From the first line to the last, write out the data below exactly.

Supplied entries =>
--- START ---
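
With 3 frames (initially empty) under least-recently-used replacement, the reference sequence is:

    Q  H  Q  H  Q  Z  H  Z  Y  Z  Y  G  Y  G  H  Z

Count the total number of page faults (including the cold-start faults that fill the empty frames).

Q: fault, frames [Q]
H: fault, frames [Q, H]
Q: hit
H: hit
Q: hit
Z: fault, frames [H, Q, Z]
H: hit
Z: hit
Y: fault, evict Q, frames [H, Z, Y]
Z: hit
Y: hit
G: fault, evict H, frames [Z, Y, G]
Y: hit
G: hit
H: fault, evict Z, frames [Y, G, H]
Z: fault, evict Y, frames [G, H, Z]
Page faults: 7.

7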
--- END ---
Task solution =>
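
With 3 frames (initially empty) under least-recently-used replacement, the reference sequence is:

    Q  H  Q  H  Q  Z  H  Z  Y  Z  Y  G  Y  G  H  Z

Count the total number of page faults (including the cold-start faults that fill the empty frames).

Q: fault, frames [Q]
H: fault, frames [Q, H]
Q: hit
H: hit
Q: hit
Z: fault, frames [H, Q, Z]
H: hit
Z: hit
Y: fault, evict Q, frames [H, Z, Y]
Z: hit
Y: hit
G: fault, evict H, frames [Z, Y, G]
Y: hit
G: hit
H: fault, evict Z, frames [Y, G, H]
Z: fault, evict Y, frames [G, H, Z]
Page faults: 7.

7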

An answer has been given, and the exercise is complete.